▸ **Material to process**
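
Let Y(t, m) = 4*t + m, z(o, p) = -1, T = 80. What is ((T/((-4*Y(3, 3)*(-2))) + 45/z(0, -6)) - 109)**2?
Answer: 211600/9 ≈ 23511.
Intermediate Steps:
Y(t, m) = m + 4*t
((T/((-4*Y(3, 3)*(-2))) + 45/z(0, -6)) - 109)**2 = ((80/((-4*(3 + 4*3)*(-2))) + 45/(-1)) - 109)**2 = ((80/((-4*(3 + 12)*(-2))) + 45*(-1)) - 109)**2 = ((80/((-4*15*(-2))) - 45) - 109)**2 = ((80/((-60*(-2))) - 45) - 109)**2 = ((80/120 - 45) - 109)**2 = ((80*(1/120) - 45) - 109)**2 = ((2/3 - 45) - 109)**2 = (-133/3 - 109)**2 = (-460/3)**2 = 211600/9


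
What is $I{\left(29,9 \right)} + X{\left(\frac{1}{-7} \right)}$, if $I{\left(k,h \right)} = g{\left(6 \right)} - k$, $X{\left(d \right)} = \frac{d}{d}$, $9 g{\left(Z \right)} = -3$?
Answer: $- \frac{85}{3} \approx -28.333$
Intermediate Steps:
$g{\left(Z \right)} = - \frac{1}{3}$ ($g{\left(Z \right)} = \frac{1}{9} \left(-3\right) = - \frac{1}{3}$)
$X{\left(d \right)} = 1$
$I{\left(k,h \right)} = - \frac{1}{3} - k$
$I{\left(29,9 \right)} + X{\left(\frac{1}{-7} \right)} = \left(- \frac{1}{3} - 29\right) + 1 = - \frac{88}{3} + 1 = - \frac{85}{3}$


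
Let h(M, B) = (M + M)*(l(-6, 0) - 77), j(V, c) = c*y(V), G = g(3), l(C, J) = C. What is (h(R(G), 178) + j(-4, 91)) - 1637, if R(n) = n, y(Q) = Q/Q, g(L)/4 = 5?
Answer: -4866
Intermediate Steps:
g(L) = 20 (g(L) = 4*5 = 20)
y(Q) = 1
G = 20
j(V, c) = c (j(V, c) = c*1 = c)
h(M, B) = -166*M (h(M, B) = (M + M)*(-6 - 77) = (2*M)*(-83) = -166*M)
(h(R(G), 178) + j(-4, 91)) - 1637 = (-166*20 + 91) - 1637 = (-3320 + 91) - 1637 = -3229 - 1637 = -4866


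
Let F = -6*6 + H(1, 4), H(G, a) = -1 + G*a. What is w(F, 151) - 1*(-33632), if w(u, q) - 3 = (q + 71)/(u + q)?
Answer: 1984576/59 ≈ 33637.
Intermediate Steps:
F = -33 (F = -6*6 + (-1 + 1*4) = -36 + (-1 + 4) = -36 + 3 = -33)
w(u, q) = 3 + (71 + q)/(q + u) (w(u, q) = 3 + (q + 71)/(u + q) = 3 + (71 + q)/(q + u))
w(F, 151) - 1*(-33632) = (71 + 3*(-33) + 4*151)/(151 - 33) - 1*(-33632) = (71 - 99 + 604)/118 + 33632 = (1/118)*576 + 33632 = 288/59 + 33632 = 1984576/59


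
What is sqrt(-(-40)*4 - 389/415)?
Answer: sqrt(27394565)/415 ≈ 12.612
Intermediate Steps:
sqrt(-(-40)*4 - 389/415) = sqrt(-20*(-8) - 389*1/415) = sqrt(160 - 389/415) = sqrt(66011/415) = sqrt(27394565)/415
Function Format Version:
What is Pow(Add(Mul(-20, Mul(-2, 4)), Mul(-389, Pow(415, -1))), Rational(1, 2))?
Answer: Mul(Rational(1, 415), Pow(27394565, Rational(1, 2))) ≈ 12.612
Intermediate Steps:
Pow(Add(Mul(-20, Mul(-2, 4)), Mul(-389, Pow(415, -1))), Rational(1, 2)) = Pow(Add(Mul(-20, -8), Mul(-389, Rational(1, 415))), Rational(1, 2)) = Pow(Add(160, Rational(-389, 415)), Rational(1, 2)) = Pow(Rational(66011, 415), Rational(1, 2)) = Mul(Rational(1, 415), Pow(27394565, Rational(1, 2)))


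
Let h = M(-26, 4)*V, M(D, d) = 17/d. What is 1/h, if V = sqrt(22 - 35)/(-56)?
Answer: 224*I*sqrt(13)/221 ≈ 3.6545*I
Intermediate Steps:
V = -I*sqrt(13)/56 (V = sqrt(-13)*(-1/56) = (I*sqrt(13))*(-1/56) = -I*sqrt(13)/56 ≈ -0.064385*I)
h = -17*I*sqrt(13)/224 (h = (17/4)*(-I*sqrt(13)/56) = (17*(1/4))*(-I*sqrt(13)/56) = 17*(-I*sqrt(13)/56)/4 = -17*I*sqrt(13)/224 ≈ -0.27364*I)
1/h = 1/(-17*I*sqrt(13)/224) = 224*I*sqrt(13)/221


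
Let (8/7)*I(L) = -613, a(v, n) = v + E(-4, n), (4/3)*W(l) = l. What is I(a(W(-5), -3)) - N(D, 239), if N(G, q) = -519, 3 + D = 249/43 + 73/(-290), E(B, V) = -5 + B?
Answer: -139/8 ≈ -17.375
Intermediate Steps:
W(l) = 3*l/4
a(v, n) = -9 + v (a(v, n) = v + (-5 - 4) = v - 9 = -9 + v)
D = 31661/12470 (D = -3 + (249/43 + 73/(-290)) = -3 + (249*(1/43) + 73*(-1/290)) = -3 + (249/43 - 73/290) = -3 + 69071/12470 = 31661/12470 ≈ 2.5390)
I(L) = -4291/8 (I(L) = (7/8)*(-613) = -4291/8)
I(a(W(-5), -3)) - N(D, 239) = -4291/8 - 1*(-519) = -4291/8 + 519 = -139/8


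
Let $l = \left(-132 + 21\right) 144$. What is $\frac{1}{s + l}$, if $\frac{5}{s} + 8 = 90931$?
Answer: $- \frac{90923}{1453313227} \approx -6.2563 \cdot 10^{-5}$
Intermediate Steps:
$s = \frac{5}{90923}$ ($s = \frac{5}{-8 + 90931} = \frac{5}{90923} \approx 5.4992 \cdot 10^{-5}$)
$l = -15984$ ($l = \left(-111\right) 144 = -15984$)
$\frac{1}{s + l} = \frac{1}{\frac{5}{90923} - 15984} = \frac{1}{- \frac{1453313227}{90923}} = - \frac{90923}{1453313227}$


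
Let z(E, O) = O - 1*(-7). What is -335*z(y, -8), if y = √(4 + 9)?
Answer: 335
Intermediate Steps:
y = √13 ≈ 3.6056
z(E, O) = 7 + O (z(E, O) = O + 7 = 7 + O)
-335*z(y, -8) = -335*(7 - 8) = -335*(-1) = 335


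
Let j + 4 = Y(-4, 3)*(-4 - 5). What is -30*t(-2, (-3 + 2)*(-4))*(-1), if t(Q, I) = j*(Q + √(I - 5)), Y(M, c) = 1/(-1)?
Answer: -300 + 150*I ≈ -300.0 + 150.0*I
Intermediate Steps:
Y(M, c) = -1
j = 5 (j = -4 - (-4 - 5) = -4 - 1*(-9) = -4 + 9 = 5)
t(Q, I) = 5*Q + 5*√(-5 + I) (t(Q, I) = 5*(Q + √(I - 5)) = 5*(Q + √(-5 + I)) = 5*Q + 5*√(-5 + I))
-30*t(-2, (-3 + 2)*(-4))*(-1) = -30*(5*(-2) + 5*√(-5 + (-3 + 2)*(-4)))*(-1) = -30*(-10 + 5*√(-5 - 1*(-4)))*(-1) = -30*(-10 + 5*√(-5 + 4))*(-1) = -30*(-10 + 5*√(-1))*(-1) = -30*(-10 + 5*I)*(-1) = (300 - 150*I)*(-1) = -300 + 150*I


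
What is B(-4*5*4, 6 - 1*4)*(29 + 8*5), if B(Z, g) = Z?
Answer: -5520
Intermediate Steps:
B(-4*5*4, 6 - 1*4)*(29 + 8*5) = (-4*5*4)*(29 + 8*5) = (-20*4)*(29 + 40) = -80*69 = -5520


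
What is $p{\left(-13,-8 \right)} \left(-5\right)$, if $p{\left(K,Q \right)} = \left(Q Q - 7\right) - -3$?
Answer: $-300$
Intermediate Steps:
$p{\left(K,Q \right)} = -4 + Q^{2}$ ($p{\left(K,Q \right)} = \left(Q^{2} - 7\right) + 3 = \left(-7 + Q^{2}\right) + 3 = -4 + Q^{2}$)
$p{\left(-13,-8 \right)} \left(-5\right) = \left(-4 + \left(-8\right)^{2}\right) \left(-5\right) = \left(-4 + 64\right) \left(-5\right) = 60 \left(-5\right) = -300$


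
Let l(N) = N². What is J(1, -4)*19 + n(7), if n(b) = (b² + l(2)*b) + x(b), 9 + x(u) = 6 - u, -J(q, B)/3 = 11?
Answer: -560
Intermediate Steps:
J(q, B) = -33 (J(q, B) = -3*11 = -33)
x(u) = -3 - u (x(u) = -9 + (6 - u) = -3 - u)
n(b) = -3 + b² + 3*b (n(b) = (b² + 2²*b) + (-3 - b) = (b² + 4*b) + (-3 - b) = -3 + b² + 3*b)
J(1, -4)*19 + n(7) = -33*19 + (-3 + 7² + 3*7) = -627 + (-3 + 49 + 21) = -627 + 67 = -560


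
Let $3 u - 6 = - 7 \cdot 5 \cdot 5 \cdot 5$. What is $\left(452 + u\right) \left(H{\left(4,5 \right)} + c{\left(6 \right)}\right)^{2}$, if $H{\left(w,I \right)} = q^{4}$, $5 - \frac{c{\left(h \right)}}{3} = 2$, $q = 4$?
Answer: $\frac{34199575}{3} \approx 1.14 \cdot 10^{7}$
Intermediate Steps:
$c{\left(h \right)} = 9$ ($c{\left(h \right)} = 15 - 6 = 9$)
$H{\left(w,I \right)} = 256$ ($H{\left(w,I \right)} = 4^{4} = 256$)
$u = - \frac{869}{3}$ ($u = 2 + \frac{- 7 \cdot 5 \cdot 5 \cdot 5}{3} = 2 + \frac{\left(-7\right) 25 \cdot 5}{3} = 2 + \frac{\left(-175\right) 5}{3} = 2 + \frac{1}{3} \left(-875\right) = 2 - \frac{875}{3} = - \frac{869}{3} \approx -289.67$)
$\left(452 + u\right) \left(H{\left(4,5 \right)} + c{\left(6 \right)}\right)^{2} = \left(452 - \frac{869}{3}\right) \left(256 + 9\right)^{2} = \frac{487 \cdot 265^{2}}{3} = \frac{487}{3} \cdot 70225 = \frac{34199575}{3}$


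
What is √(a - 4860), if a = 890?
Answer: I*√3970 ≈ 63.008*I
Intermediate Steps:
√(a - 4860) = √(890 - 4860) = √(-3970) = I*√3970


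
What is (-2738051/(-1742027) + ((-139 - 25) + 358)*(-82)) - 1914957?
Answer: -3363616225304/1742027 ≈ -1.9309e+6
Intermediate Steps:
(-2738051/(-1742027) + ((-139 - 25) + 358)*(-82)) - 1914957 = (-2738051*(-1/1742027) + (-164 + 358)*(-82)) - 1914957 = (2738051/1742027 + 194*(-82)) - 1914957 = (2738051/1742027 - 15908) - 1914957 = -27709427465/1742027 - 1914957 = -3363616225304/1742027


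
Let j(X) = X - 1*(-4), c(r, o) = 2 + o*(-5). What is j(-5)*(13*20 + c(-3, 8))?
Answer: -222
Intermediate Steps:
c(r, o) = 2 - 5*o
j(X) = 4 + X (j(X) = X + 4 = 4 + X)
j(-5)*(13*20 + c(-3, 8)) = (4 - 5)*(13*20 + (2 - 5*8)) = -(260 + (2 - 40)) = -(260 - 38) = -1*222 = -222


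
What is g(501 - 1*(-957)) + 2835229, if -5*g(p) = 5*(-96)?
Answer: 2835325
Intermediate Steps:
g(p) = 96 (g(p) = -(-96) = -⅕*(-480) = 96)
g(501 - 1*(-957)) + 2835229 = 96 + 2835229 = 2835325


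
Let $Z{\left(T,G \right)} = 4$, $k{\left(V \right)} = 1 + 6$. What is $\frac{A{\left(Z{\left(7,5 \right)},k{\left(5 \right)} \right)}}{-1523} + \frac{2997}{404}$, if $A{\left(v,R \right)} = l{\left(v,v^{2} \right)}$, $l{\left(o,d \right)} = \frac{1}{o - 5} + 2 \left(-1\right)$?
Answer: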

▸ **What needs to be done**
Using the data above, extract exactly the lines from the one that holds "What is √(a - 4860), if a = 890?" to the one that holds "Answer: -3363616225304/1742027 ≈ -1.9309e+6", both ends included, and no others.

▸ **Solution**
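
What is √(a - 4860), if a = 890?
Answer: I*√3970 ≈ 63.008*I
Intermediate Steps:
√(a - 4860) = √(890 - 4860) = √(-3970) = I*√3970


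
What is (-2738051/(-1742027) + ((-139 - 25) + 358)*(-82)) - 1914957?
Answer: -3363616225304/1742027 ≈ -1.9309e+6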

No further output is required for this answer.